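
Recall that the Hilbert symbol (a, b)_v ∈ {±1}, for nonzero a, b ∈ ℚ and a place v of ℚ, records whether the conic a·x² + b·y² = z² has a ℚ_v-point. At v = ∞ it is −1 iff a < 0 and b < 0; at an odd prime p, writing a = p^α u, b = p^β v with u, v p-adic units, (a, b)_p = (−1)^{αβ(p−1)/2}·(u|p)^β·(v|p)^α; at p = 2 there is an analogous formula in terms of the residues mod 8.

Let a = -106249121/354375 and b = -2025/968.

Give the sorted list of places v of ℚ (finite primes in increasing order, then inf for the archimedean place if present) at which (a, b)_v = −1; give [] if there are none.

Mod squares: a ≡ -1463, b ≡ -2. Check v ∈ {∞, 2, 3, 5, 7, 11, 19, 23, 31}.
v=5: a=5^-4·(≡2), b=5^2·(≡3) mod 5; (2|5)=-1, (3|5)=-1; (−1)^{-4·2·2}·(-1)^2·(-1)^-4 = +1.
v=11: a=11^1·(≡10), b=11^-2·(≡4) mod 11; (10|11)=-1, (4|11)=+1; (−1)^{1·-2·5}·(-1)^-2·(+1)^1 = +1.
v=23: a=23^2·(≡4), b=23^0·(≡11) mod 23; (4|23)=+1, (11|23)=-1; (−1)^{2·0·11}·(+1)^0·(-1)^2 = +1.
v=7: a=7^-1·(≡1), b=7^0·(≡6) mod 7; (1|7)=+1, (6|7)=-1; (−1)^{-1·0·3}·(+1)^0·(-1)^-1 = -1.
v=∞: -1463 < 0 and -2 < 0  ⇒  (a,b)_∞ = -1.
v=3: a=3^-4·(≡1), b=3^4·(≡1) mod 3; (1|3)=+1, (1|3)=+1; (−1)^{-4·4·1}·(+1)^4·(+1)^-4 = +1.
v=31: a=31^2·(≡10), b=31^0·(≡3) mod 31; (10|31)=+1, (3|31)=-1; (−1)^{2·0·15}·(+1)^0·(-1)^2 = +1.
v=2: v_2(a)=0, v_2(b)=-3; units ≡ 1, 7 (mod 8); ε·ε+αω+βω = 0·1+0·0+-3·0 ≡ 0  ⇒  (a,b)_2 = +1.
v=19: a=19^1·(≡13), b=19^0·(≡11) mod 19; (13|19)=-1, (11|19)=+1; (−1)^{1·0·9}·(-1)^0·(+1)^1 = +1.
(-1463, -2 / ℚ) ramifies at {7, ∞}: a division algebra.

[7, inf]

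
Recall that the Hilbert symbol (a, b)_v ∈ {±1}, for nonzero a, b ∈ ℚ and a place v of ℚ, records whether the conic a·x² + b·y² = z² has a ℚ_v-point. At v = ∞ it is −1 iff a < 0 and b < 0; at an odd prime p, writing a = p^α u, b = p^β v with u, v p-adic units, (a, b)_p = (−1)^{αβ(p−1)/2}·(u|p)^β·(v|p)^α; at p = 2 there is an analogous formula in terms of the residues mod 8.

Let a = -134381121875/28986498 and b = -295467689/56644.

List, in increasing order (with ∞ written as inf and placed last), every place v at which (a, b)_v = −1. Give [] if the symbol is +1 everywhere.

[11, 17, 19, inf]

(a, b) ≡ (-24310, -209) mod (ℚ^×)²; places V = {2, 3, 5, 7, 11, 13, 17, 19, 29, 41, 47, ∞}.
(a,b)_17: α=1, u≡1; β=-2, v≡7 (mod 17); (1|17)=+1, (7|17)=-1; sign (−1)^0·+1^-2·-1^1 = -1.
(a,b)_13: α=1, u≡6; β=0, v≡1 (mod 13); (6|13)=-1, (1|13)=+1; sign (−1)^0·-1^0·+1^1 = +1.
(a,b)_29: α=0, u≡15; β=2, v≡5 (mod 29); (15|29)=-1, (5|29)=+1; sign (−1)^0·-1^2·+1^0 = +1.
(a,b)_41: α=0, u≡14; β=2, v≡32 (mod 41); (14|41)=-1, (32|41)=+1; sign (−1)^0·-1^2·+1^0 = +1.
(a,b)_5: α=5, u≡2; β=0, v≡4 (mod 5); (2|5)=-1, (4|5)=+1; sign (−1)^0·-1^0·+1^5 = +1.
(a,b)_7: α=2, u≡2; β=-2, v≡1 (mod 7); (2|7)=+1, (1|7)=+1; sign (−1)^0·+1^-2·+1^2 = +1.
(a,b)_∞: sgn(-24310)=−, sgn(-209)=−, so -1.
(a,b)_11: α=1, u≡5; β=1, v≡5 (mod 11); (5|11)=+1, (5|11)=+1; sign (−1)^1·+1^1·+1^1 = -1.
(a,b)_2: α=-1, β=-2; u≡5, v≡7 (mod 8); ε(u)ε(v)=0·1, αω(v)=-1·0, βω(u)=-2·1; sum ≡ 0  ⇒  +1.
(a,b)_47: α=-2, u≡6; β=0, v≡44 (mod 47); (6|47)=+1, (44|47)=-1; sign (−1)^0·+1^0·-1^-2 = +1.
(a,b)_19: α=2, u≡14; β=1, v≡15 (mod 19); (14|19)=-1, (15|19)=-1; sign (−1)^0·-1^1·-1^2 = -1.
(a,b)_3: α=-8, u≡2; β=0, v≡1 (mod 3); (2|3)=-1, (1|3)=+1; sign (−1)^0·-1^0·+1^-8 = +1.
Ram(-24310, -209) = {11, 17, 19, ∞}; no ℚ_11-point on the conic.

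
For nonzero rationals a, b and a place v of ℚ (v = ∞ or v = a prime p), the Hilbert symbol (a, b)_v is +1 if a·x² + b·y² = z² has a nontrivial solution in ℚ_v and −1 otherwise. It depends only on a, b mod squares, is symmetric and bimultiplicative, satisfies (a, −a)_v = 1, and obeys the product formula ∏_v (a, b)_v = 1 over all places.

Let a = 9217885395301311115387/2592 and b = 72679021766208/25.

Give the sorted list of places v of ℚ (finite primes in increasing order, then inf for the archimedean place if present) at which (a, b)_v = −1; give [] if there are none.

[11, 13, 23, 29]

Mod squares: a ≡ 8294, b ≡ 7337. Check v ∈ {∞, 2, 3, 5, 7, 11, 13, 23, 29}.
v=7: a=7^4·(≡3), b=7^0·(≡1) mod 7; (3|7)=-1, (1|7)=+1; (−1)^{4·0·3}·(-1)^0·(+1)^4 = +1.
v=13: a=13^3·(≡4), b=13^2·(≡8) mod 13; (4|13)=+1, (8|13)=-1; (−1)^{3·2·6}·(+1)^2·(-1)^3 = -1.
v=23: a=23^2·(≡10), b=23^1·(≡7) mod 23; (10|23)=-1, (7|23)=-1; (−1)^{2·1·11}·(-1)^1·(-1)^2 = -1.
v=5: a=5^0·(≡1), b=5^-2·(≡3) mod 5; (1|5)=+1, (3|5)=-1; (−1)^{0·-2·2}·(+1)^-2·(-1)^0 = +1.
v=29: a=29^5·(≡13), b=29^3·(≡26) mod 29; (13|29)=+1, (26|29)=-1; (−1)^{5·3·14}·(+1)^3·(-1)^5 = -1.
v=3: a=3^-4·(≡2), b=3^2·(≡2) mod 3; (2|3)=-1, (2|3)=-1; (−1)^{-4·2·1}·(-1)^2·(-1)^-4 = +1.
v=2: v_2(a)=-5, v_2(b)=6; units ≡ 3, 1 (mod 8); ε·ε+αω+βω = 1·0+-5·0+6·1 ≡ 0  ⇒  (a,b)_2 = +1.
v=11: a=11^5·(≡6), b=11^3·(≡7) mod 11; (6|11)=-1, (7|11)=-1; (−1)^{5·3·5}·(-1)^3·(-1)^5 = -1.
v=∞: 8294 > 0 and 7337 > 0  ⇒  (a,b)_∞ = +1.
|Ram(8294, 7337)| = 4, even; anisotropic at {11, 13, 23, 29}.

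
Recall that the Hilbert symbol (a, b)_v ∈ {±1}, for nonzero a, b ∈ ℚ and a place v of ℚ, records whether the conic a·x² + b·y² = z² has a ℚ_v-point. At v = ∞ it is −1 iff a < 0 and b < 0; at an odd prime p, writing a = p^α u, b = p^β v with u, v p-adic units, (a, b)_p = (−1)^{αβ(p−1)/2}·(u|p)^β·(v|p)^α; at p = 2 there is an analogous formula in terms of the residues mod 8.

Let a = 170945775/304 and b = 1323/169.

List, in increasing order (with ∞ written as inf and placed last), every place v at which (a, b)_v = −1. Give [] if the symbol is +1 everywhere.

Mod squares: a ≡ 119301, b ≡ 3. Check v ∈ {∞, 2, 3, 5, 7, 11, 13, 19, 23}.
v=3: a=3^3·(≡2), b=3^3·(≡1) mod 3; (2|3)=-1, (1|3)=+1; (−1)^{3·3·1}·(-1)^3·(+1)^3 = +1.
v=13: a=13^1·(≡9), b=13^-2·(≡10) mod 13; (9|13)=+1, (10|13)=+1; (−1)^{1·-2·6}·(+1)^-2·(+1)^1 = +1.
v=5: a=5^2·(≡4), b=5^0·(≡2) mod 5; (4|5)=+1, (2|5)=-1; (−1)^{2·0·2}·(+1)^0·(-1)^2 = +1.
v=11: a=11^2·(≡8), b=11^0·(≡9) mod 11; (8|11)=-1, (9|11)=+1; (−1)^{2·0·5}·(-1)^0·(+1)^2 = +1.
v=23: a=23^1·(≡18), b=23^0·(≡13) mod 23; (18|23)=+1, (13|23)=+1; (−1)^{1·0·11}·(+1)^0·(+1)^1 = +1.
v=∞: 119301 > 0 and 3 > 0  ⇒  (a,b)_∞ = +1.
v=7: a=7^1·(≡3), b=7^2·(≡6) mod 7; (3|7)=-1, (6|7)=-1; (−1)^{1·2·3}·(-1)^2·(-1)^1 = -1.
v=19: a=19^-1·(≡6), b=19^0·(≡13) mod 19; (6|19)=+1, (13|19)=-1; (−1)^{-1·0·9}·(+1)^0·(-1)^-1 = -1.
v=2: v_2(a)=-4, v_2(b)=0; units ≡ 5, 3 (mod 8); ε·ε+αω+βω = 0·1+-4·1+0·1 ≡ 0  ⇒  (a,b)_2 = +1.
(119301, 3 / ℚ) ramifies at {7, 19}: a division algebra.

[7, 19]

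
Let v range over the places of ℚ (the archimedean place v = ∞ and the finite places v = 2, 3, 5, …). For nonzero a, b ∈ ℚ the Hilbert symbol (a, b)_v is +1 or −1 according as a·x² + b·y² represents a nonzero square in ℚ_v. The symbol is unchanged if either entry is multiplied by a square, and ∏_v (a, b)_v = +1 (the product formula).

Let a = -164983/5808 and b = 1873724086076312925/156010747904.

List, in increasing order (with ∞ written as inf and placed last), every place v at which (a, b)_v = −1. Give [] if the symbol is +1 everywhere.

[3, 7, 13, 41]

(a, b) ≡ (-10101, 27915342) mod (ℚ^×)²; places V = {2, 3, 5, 7, 11, 13, 29, 37, 41, 43, ∞}.
(a,b)_43: α=0, u≡17; β=-1, v≡17 (mod 43); (17|43)=+1, (17|43)=+1; sign (−1)^0·+1^-1·+1^0 = +1.
(a,b)_∞: sgn(-10101)=−, sgn(27915342)=+, so +1.
(a,b)_3: α=-1, u≡2; β=7, v≡2 (mod 3); (2|3)=-1, (2|3)=-1; sign (−1)^1·-1^7·-1^-1 = -1.
(a,b)_37: α=1, u≡19; β=4, v≡3 (mod 37); (19|37)=-1, (3|37)=+1; sign (−1)^0·-1^4·+1^1 = +1.
(a,b)_2: α=-4, β=-11; u≡3, v≡7 (mod 8); ε(u)ε(v)=1·1, αω(v)=-4·0, βω(u)=-11·1; sum ≡ 0  ⇒  +1.
(a,b)_13: α=1, u≡1; β=3, v≡7 (mod 13); (1|13)=+1, (7|13)=-1; sign (−1)^0·+1^3·-1^1 = -1.
(a,b)_41: α=0, u≡38; β=1, v≡39 (mod 41); (38|41)=-1, (39|41)=+1; sign (−1)^0·-1^1·+1^0 = -1.
(a,b)_5: α=0, u≡4; β=2, v≡3 (mod 5); (4|5)=+1, (3|5)=-1; sign (−1)^0·+1^2·-1^0 = +1.
(a,b)_11: α=-2, u≡7; β=-6, v≡9 (mod 11); (7|11)=-1, (9|11)=+1; sign (−1)^0·-1^-6·+1^-2 = +1.
(a,b)_7: α=3, u≡6; β=1, v≡6 (mod 7); (6|7)=-1, (6|7)=-1; sign (−1)^1·-1^1·-1^3 = -1.
(a,b)_29: α=0, u≡7; β=1, v≡13 (mod 29); (7|29)=+1, (13|29)=+1; sign (−1)^0·+1^1·+1^0 = +1.
(-10101, 27915342 / ℚ) ramifies at {3, 7, 13, 41}: a division algebra.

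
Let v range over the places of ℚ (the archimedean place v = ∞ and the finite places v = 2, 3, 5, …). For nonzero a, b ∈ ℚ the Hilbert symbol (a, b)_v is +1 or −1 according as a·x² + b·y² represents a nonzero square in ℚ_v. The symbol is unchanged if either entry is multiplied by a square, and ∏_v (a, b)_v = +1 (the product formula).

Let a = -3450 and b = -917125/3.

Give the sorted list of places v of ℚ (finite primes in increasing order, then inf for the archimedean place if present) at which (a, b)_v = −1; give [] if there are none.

Mod squares: a ≡ -138, b ≡ -110055. Check v ∈ {∞, 2, 3, 5, 11, 23, 29}.
v=23: a=23^1·(≡11), b=23^1·(≡10) mod 23; (11|23)=-1, (10|23)=-1; (−1)^{1·1·11}·(-1)^1·(-1)^1 = -1.
v=∞: -138 < 0 and -110055 < 0  ⇒  (a,b)_∞ = -1.
v=11: a=11^0·(≡4), b=11^1·(≡9) mod 11; (4|11)=+1, (9|11)=+1; (−1)^{0·1·5}·(+1)^1·(+1)^0 = +1.
v=3: a=3^1·(≡2), b=3^-1·(≡2) mod 3; (2|3)=-1, (2|3)=-1; (−1)^{1·-1·1}·(-1)^-1·(-1)^1 = -1.
v=5: a=5^2·(≡2), b=5^3·(≡1) mod 5; (2|5)=-1, (1|5)=+1; (−1)^{2·3·2}·(-1)^3·(+1)^2 = -1.
v=2: v_2(a)=1, v_2(b)=0; units ≡ 3, 1 (mod 8); ε·ε+αω+βω = 1·0+1·0+0·1 ≡ 0  ⇒  (a,b)_2 = +1.
v=29: a=29^0·(≡1), b=29^1·(≡24) mod 29; (1|29)=+1, (24|29)=+1; (−1)^{0·1·14}·(+1)^1·(+1)^0 = +1.
(-138, -110055 / ℚ) ramifies at {3, 5, 23, ∞}: a division algebra.

[3, 5, 23, inf]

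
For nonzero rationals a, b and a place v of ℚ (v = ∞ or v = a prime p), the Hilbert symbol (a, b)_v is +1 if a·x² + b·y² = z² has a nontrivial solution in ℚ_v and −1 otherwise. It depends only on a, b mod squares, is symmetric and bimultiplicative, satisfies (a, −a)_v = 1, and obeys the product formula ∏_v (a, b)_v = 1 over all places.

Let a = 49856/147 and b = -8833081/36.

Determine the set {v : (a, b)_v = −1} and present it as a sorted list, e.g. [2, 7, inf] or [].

Mod squares: a ≡ 2337, b ≡ -8833081. Check v ∈ {∞, 2, 3, 7, 17, 19, 23, 29, 41}.
v=2: v_2(a)=6, v_2(b)=-2; units ≡ 1, 7 (mod 8); ε·ε+αω+βω = 0·1+6·0+-2·0 ≡ 0  ⇒  (a,b)_2 = +1.
v=19: a=19^1·(≡11), b=19^1·(≡13) mod 19; (11|19)=+1, (13|19)=-1; (−1)^{1·1·9}·(+1)^1·(-1)^1 = +1.
v=17: a=17^0·(≡15), b=17^1·(≡6) mod 17; (15|17)=+1, (6|17)=-1; (−1)^{0·1·8}·(+1)^1·(-1)^0 = +1.
v=23: a=23^0·(≡17), b=23^1·(≡20) mod 23; (17|23)=-1, (20|23)=-1; (−1)^{0·1·11}·(-1)^1·(-1)^0 = -1.
v=29: a=29^0·(≡17), b=29^1·(≡8) mod 29; (17|29)=-1, (8|29)=-1; (−1)^{0·1·14}·(-1)^1·(-1)^0 = -1.
v=7: a=7^-2·(≡3), b=7^0·(≡2) mod 7; (3|7)=-1, (2|7)=+1; (−1)^{-2·0·3}·(-1)^0·(+1)^-2 = +1.
v=41: a=41^1·(≡37), b=41^1·(≡30) mod 41; (37|41)=+1, (30|41)=-1; (−1)^{1·1·20}·(+1)^1·(-1)^1 = -1.
v=∞: 2337 > 0 and -8833081 < 0  ⇒  (a,b)_∞ = +1.
v=3: a=3^-1·(≡2), b=3^-2·(≡2) mod 3; (2|3)=-1, (2|3)=-1; (−1)^{-1·-2·1}·(-1)^-2·(-1)^-1 = -1.
|Ram(2337, -8833081)| = 4, even; anisotropic at {3, 23, 29, 41}.

[3, 23, 29, 41]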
────────────────
Work task:
What is needed is an exact copy of the entries from their first line down to the line with "Let a = -134381121875/28986498", that line included, and nothing beyond it.

Output of the task:
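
Recall that the Hilbert symbol (a, b)_v ∈ {±1}, for nonzero a, b ∈ ℚ and a place v of ℚ, records whether the conic a·x² + b·y² = z² has a ℚ_v-point. At v = ∞ it is −1 iff a < 0 and b < 0; at an odd prime p, writing a = p^α u, b = p^β v with u, v p-adic units, (a, b)_p = (−1)^{αβ(p−1)/2}·(u|p)^β·(v|p)^α; at p = 2 there is an analogous formula in terms of the residues mod 8.

Let a = -106249121/354375 and b = -2025/968.

Give the sorted list of places v of ℚ (finite primes in increasing order, then inf for the archimedean place if present) at which (a, b)_v = −1; give [] if there are none.

Mod squares: a ≡ -1463, b ≡ -2. Check v ∈ {∞, 2, 3, 5, 7, 11, 19, 23, 31}.
v=5: a=5^-4·(≡2), b=5^2·(≡3) mod 5; (2|5)=-1, (3|5)=-1; (−1)^{-4·2·2}·(-1)^2·(-1)^-4 = +1.
v=11: a=11^1·(≡10), b=11^-2·(≡4) mod 11; (10|11)=-1, (4|11)=+1; (−1)^{1·-2·5}·(-1)^-2·(+1)^1 = +1.
v=23: a=23^2·(≡4), b=23^0·(≡11) mod 23; (4|23)=+1, (11|23)=-1; (−1)^{2·0·11}·(+1)^0·(-1)^2 = +1.
v=7: a=7^-1·(≡1), b=7^0·(≡6) mod 7; (1|7)=+1, (6|7)=-1; (−1)^{-1·0·3}·(+1)^0·(-1)^-1 = -1.
v=∞: -1463 < 0 and -2 < 0  ⇒  (a,b)_∞ = -1.
v=3: a=3^-4·(≡1), b=3^4·(≡1) mod 3; (1|3)=+1, (1|3)=+1; (−1)^{-4·4·1}·(+1)^4·(+1)^-4 = +1.
v=31: a=31^2·(≡10), b=31^0·(≡3) mod 31; (10|31)=+1, (3|31)=-1; (−1)^{2·0·15}·(+1)^0·(-1)^2 = +1.
v=2: v_2(a)=0, v_2(b)=-3; units ≡ 1, 7 (mod 8); ε·ε+αω+βω = 0·1+0·0+-3·0 ≡ 0  ⇒  (a,b)_2 = +1.
v=19: a=19^1·(≡13), b=19^0·(≡11) mod 19; (13|19)=-1, (11|19)=+1; (−1)^{1·0·9}·(-1)^0·(+1)^1 = +1.
(-1463, -2 / ℚ) ramifies at {7, ∞}: a division algebra.

[7, inf]

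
Recall that the Hilbert symbol (a, b)_v ∈ {±1}, for nonzero a, b ∈ ℚ and a place v of ℚ, records whether the conic a·x² + b·y² = z² has a ℚ_v-point. At v = ∞ it is −1 iff a < 0 and b < 0; at an odd prime p, writing a = p^α u, b = p^β v with u, v p-adic units, (a, b)_p = (−1)^{αβ(p−1)/2}·(u|p)^β·(v|p)^α; at p = 2 there is an analogous formula in terms of the residues mod 8.

Let a = -134381121875/28986498 and b = -295467689/56644.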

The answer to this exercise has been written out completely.